[Start of section]

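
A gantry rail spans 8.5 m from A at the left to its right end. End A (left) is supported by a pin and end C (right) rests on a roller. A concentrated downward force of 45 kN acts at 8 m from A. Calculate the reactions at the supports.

ΣM about A: C_y·8.5 − 45·8 = 0 → C_y = 360/8.5 = 42.3529 ≈ 42.35 kN.
ΣF_y = 0: A_y + 42.3529 − 45 = 0 → A_y = 2.647 kN.
ΣF_x = 0: no horizontal applied forces, so A_x = 0.

A_x = 0, A_y = 2.647 kN, C_y = 42.35 kN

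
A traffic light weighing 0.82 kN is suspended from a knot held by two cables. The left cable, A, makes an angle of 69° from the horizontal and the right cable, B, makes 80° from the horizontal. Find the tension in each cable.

ΣF_x = 0: −T_A·cos69° + T_B·cos80° = 0 → T_B = 2.06376·T_A.
ΣF_y = 0: T_A·sin69° + T_B·sin80° = 0.82.
Substitute: T_A·(0.93358 + 2.06376·0.984808) = 0.82 → T_A = 0.276468 ≈ 0.2765 kN.
Then T_B = 2.06376 × 0.276468 = 0.5706 kN.

T_A = 0.2765 kN, T_B = 0.5706 kN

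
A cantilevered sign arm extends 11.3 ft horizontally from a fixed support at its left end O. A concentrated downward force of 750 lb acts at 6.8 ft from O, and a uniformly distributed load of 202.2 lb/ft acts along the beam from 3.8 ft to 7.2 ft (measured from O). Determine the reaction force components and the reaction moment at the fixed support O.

O_x = 0, O_y = 1437 lb, M_O = 8881 lb·ft

Resultant of the distributed load: 202.2 × 3.4 = 687.48 lb at 5.5 ft from O.
ΣF_x = 0: O_x = 0.
ΣF_y = 0: O_y − 750 − 202.2·3.4 = 0 → O_y = 1437 lb.
ΣM about O: M_O − 750·6.8 − (202.2·3.4)·5.5 = 0 → M_O = 8881 lb·ft.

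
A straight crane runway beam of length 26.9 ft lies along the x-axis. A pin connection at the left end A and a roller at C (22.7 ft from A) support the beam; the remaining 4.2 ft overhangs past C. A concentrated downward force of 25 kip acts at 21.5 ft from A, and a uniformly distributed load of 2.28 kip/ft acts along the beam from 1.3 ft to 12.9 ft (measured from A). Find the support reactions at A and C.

Resultant of the distributed load: 2.28 × 11.6 = 26.448 kip at 7.1 ft from A.
ΣM about A: C_y·22.7 − 25·21.5 − (2.28·11.6)·7.1 = 0 → C_y = 725.2808/22.7 = 31.9507 ≈ 31.95 kip.
ΣF_y = 0: A_y + 31.9507 − 25 − 2.28·11.6 = 0 → A_y = 19.50 kip.
ΣF_x = 0: no horizontal applied forces, so A_x = 0.

A_x = 0, A_y = 19.50 kip, C_y = 31.95 kip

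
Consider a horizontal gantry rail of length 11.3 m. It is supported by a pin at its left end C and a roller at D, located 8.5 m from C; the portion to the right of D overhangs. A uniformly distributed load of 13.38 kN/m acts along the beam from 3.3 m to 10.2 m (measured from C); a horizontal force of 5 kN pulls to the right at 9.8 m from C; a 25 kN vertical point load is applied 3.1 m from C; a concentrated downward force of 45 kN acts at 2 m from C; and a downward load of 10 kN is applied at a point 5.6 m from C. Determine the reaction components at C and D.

C_x = -5.000 kN, C_y = 72.71 kN, D_y = 99.61 kN

Resultant of the distributed load: 13.38 × 6.9 = 92.322 kN at 6.75 m from C.
Moments about C: D_y·8.5 − (13.38·6.9)·6.75 − 25·3.1 − 45·2 − 10·5.6 = 0 → D_y = 846.6735/8.5 = 99.6086 ≈ 99.61 kN.
ΣF_y = 0: C_y + 99.6086 − 13.38·6.9 − 25 − 45 − 10 = 0 → C_y = 72.71 kN.
ΣF_x = 0: C_x + 5 = 0 → C_x = -5.000 kN.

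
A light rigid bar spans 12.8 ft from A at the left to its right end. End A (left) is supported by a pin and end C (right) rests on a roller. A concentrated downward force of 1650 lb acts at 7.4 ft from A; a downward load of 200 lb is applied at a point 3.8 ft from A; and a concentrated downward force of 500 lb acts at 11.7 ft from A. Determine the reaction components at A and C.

Taking moments about A: C_y·12.8 − 1650·7.4 − 200·3.8 − 500·11.7 = 0 → C_y = 18820/12.8 = 1470.31 ≈ 1470 lb.
ΣF_y = 0: A_y + 1470.31 − 1650 − 200 − 500 = 0 → A_y = 879.7 lb.
ΣF_x = 0: no horizontal applied forces, so A_x = 0.

A_x = 0, A_y = 879.7 lb, C_y = 1470 lb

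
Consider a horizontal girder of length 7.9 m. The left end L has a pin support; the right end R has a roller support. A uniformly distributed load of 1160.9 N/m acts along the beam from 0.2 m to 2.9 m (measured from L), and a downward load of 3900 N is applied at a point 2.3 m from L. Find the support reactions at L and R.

Resultant of the distributed load: 1160.9 × 2.7 = 3134.43 N at 1.55 m from L.
Moments about L: R_y·7.9 − (1160.9·2.7)·1.55 − 3900·2.3 = 0 → R_y = 13828.3665/7.9 = 1750.43 ≈ 1750 N.
ΣF_y = 0: L_y + 1750.43 − 1160.9·2.7 − 3900 = 0 → L_y = 5284 N.
ΣF_x = 0: no horizontal applied forces, so L_x = 0.

L_x = 0, L_y = 5284 N, R_y = 1750 N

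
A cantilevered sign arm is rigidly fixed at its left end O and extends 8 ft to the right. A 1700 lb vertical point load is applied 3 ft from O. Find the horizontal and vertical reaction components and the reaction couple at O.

ΣF_x = 0: O_x = 0.
ΣF_y = 0: O_y − 1700 = 0 → O_y = 1700 lb.
ΣM about O: M_O − 1700·3 = 0 → M_O = 5100 lb·ft.

O_x = 0, O_y = 1700 lb, M_O = 5100 lb·ft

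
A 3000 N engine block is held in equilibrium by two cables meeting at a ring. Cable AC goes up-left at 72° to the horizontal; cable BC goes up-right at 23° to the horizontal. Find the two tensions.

T_AC = 2772 N, T_BC = 930.6 N

ΣF_x = 0: −T_AC·cos72° + T_BC·cos23° = 0 → T_BC = 0.335704·T_AC.
ΣF_y = 0: T_AC·sin72° + T_BC·sin23° = 3000.
Substitute: T_AC·(0.951057 + 0.335704·0.390731) = 3000 → T_AC = 2772.06 ≈ 2772 N.
Then T_BC = 0.335704 × 2772.06 = 930.6 N.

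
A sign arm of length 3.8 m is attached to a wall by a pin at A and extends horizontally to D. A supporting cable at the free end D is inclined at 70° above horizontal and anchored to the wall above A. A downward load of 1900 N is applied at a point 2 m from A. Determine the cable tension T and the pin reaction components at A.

ΣM about A: T·sin70°·3.8 − 1900·2 = 0 → T = 3800/(3.8·0.939693) = 1064.18 ≈ 1064 N.
ΣF_x = 0: A_x − T·cos70° = 0 → A_x = 1064.18 × 0.34202 = 364.0 N.
ΣF_y = 0: A_y + T·sin70° − 1900 = 0 → A_y = 1900 − 1064.18 × 0.939693 = 900.0 N.

T = 1064 N, A_x = 364.0 N, A_y = 900.0 N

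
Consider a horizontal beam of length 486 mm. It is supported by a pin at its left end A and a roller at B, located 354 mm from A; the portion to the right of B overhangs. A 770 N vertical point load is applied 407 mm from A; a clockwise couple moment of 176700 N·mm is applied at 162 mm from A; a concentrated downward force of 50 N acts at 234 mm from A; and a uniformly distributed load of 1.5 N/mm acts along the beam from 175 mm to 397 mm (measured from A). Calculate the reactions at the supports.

A_x = 0, A_y = -533.5 N, B_y = 1687 N

Resultant of the distributed load: 1.5 × 222 = 333 N at 286 mm from A.
Taking moments about A: B_y·354 − 770·407 − 176700 − 50·234 − (1.5·222)·286 = 0 → B_y = 597028/354 = 1686.52 ≈ 1687 N.
ΣF_y = 0: A_y + 1686.52 − 770 − 50 − 1.5·222 = 0 → A_y = -533.5 N.
ΣF_x = 0: no horizontal applied forces, so A_x = 0.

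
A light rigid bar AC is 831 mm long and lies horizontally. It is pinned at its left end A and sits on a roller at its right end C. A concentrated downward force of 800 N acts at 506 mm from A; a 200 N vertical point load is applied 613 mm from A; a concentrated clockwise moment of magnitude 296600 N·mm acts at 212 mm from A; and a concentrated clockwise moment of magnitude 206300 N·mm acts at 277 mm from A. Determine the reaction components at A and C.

Taking moments about A: C_y·831 − 800·506 − 200·613 − 296600 − 206300 = 0 → C_y = 1030300/831 = 1239.83 ≈ 1240 N.
ΣF_y = 0: A_y + 1239.83 − 800 − 200 = 0 → A_y = -239.8 N.
ΣF_x = 0: no horizontal applied forces, so A_x = 0.

A_x = 0, A_y = -239.8 N, C_y = 1240 N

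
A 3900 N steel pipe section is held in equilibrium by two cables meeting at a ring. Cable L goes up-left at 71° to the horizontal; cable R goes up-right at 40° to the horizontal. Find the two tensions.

ΣF_x = 0: −T_L·cos71° + T_R·cos40° = 0 → T_R = 0.424999·T_L.
ΣF_y = 0: T_L·sin71° + T_R·sin40° = 3900.
Substitute: T_L·(0.945519 + 0.424999·0.642788) = 3900 → T_L = 3200.12 ≈ 3200 N.
Then T_R = 0.424999 × 3200.12 = 1360 N.

T_L = 3200 N, T_R = 1360 N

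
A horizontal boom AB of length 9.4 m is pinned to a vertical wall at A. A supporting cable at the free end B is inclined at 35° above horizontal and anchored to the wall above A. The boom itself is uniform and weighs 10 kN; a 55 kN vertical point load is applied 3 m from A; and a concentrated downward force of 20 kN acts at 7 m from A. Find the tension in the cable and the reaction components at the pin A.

T = 65.29 kN, A_x = 53.48 kN, A_y = 47.55 kN

ΣM about A: T·sin35°·9.4 − 10·4.7 − 55·3 − 20·7 = 0 → T = 352/(9.4·0.573576) = 65.2866 ≈ 65.29 kN.
ΣF_x = 0: A_x − T·cos35° = 0 → A_x = 65.2866 × 0.819152 = 53.48 kN.
ΣF_y = 0: A_y + T·sin35° − 10 − 55 − 20 = 0 → A_y = 85 − 65.2866 × 0.573576 = 47.55 kN.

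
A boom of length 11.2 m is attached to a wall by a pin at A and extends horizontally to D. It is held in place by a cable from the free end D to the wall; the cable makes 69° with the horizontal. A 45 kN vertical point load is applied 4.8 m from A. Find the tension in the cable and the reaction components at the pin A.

ΣM about A: T·sin69°·11.2 − 45·4.8 = 0 → T = 216/(11.2·0.93358) = 20.6578 ≈ 20.66 kN.
ΣF_x = 0: A_x − T·cos69° = 0 → A_x = 20.6578 × 0.358368 = 7.403 kN.
ΣF_y = 0: A_y + T·sin69° − 45 = 0 → A_y = 45 − 20.6578 × 0.93358 = 25.71 kN.

T = 20.66 kN, A_x = 7.403 kN, A_y = 25.71 kN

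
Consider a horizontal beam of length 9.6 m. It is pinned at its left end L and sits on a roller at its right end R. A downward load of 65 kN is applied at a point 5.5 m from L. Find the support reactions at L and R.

L_x = 0, L_y = 27.76 kN, R_y = 37.24 kN

Moments about L: R_y·9.6 − 65·5.5 = 0 → R_y = 357.5/9.6 = 37.2396 ≈ 37.24 kN.
ΣF_y = 0: L_y + 37.2396 − 65 = 0 → L_y = 27.76 kN.
ΣF_x = 0: no horizontal applied forces, so L_x = 0.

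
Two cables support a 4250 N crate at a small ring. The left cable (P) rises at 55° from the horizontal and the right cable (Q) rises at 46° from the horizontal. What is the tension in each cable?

T_P = 3008 N, T_Q = 2483 N

ΣF_x = 0: −T_P·cos55° + T_Q·cos46° = 0 → T_Q = 0.825696·T_P.
ΣF_y = 0: T_P·sin55° + T_Q·sin46° = 4250.
Substitute: T_P·(0.819152 + 0.825696·0.71934) = 4250 → T_P = 3007.55 ≈ 3008 N.
Then T_Q = 0.825696 × 3007.55 = 2483 N.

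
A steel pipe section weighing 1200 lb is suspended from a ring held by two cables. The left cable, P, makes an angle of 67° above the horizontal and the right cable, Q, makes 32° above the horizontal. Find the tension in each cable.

ΣF_x = 0: −T_P·cos67° + T_Q·cos32° = 0 → T_Q = 0.460742·T_P.
ΣF_y = 0: T_P·sin67° + T_Q·sin32° = 1200.
Substitute: T_P·(0.920505 + 0.460742·0.529919) = 1200 → T_P = 1030.34 ≈ 1030 lb.
Then T_Q = 0.460742 × 1030.34 = 474.7 lb.

T_P = 1030 lb, T_Q = 474.7 lb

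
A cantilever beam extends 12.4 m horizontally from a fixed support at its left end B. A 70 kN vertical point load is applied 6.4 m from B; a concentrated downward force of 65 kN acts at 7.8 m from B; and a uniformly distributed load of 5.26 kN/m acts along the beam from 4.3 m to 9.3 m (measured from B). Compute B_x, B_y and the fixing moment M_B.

Resultant of the distributed load: 5.26 × 5 = 26.3 kN at 6.8 m from B.
ΣF_x = 0: B_x = 0.
ΣF_y = 0: B_y − 70 − 65 − 5.26·5 = 0 → B_y = 161.3 kN.
ΣM about B: M_B − 70·6.4 − 65·7.8 − (5.26·5)·6.8 = 0 → M_B = 1134 kN·m.

B_x = 0, B_y = 161.3 kN, M_B = 1134 kN·m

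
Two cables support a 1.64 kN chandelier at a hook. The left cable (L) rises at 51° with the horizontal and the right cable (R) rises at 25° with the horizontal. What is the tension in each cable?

T_L = 1.532 kN, T_R = 1.064 kN

ΣF_x = 0: −T_L·cos51° + T_R·cos25° = 0 → T_R = 0.694378·T_L.
ΣF_y = 0: T_L·sin51° + T_R·sin25° = 1.64.
Substitute: T_L·(0.777146 + 0.694378·0.422618) = 1.64 → T_L = 1.53185 ≈ 1.532 kN.
Then T_R = 0.694378 × 1.53185 = 1.064 kN.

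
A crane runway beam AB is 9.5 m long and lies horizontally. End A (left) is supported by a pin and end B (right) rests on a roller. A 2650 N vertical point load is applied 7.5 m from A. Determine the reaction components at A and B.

Moments about A: B_y·9.5 − 2650·7.5 = 0 → B_y = 19875/9.5 = 2092.11 ≈ 2092 N.
ΣF_y = 0: A_y + 2092.11 − 2650 = 0 → A_y = 557.9 N.
ΣF_x = 0: no horizontal applied forces, so A_x = 0.

A_x = 0, A_y = 557.9 N, B_y = 2092 N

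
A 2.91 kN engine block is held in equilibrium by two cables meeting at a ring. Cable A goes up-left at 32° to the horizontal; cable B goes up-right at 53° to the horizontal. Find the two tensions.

ΣF_x = 0: −T_A·cos32° + T_B·cos53° = 0 → T_B = 1.40915·T_A.
ΣF_y = 0: T_A·sin32° + T_B·sin53° = 2.91.
Substitute: T_A·(0.529919 + 1.40915·0.798636) = 2.91 → T_A = 1.75797 ≈ 1.758 kN.
Then T_B = 1.40915 × 1.75797 = 2.477 kN.

T_A = 1.758 kN, T_B = 2.477 kN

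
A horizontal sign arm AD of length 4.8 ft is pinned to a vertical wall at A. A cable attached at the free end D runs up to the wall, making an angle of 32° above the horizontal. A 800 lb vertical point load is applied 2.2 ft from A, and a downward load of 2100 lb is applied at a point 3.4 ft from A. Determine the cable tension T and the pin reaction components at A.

ΣM about A: T·sin32°·4.8 − 800·2.2 − 2100·3.4 = 0 → T = 8900/(4.8·0.529919) = 3498.96 ≈ 3499 lb.
ΣF_x = 0: A_x − T·cos32° = 0 → A_x = 3498.96 × 0.848048 = 2967 lb.
ΣF_y = 0: A_y + T·sin32° − 800 − 2100 = 0 → A_y = 2900 − 3498.96 × 0.529919 = 1046 lb.

T = 3499 lb, A_x = 2967 lb, A_y = 1046 lb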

[End of section]

* _Try it_
A verbatim copy of the listing above, starting from the line with "A 2.91 kN engine" and running to its last line, is the only output needed.

* _Solution for this exercise_
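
A 2.91 kN engine block is held in equilibrium by two cables meeting at a ring. Cable A goes up-left at 32° to the horizontal; cable B goes up-right at 53° to the horizontal. Find the two tensions.

ΣF_x = 0: −T_A·cos32° + T_B·cos53° = 0 → T_B = 1.40915·T_A.
ΣF_y = 0: T_A·sin32° + T_B·sin53° = 2.91.
Substitute: T_A·(0.529919 + 1.40915·0.798636) = 2.91 → T_A = 1.75797 ≈ 1.758 kN.
Then T_B = 1.40915 × 1.75797 = 2.477 kN.

T_A = 1.758 kN, T_B = 2.477 kN

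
A horizontal sign arm AD of length 4.8 ft is pinned to a vertical wall at A. A cable attached at the free end D runs up to the wall, making an angle of 32° above the horizontal. A 800 lb vertical point load is applied 2.2 ft from A, and a downward load of 2100 lb is applied at a point 3.4 ft from A. Determine the cable tension T and the pin reaction components at A.

ΣM about A: T·sin32°·4.8 − 800·2.2 − 2100·3.4 = 0 → T = 8900/(4.8·0.529919) = 3498.96 ≈ 3499 lb.
ΣF_x = 0: A_x − T·cos32° = 0 → A_x = 3498.96 × 0.848048 = 2967 lb.
ΣF_y = 0: A_y + T·sin32° − 800 − 2100 = 0 → A_y = 2900 − 3498.96 × 0.529919 = 1046 lb.

T = 3499 lb, A_x = 2967 lb, A_y = 1046 lb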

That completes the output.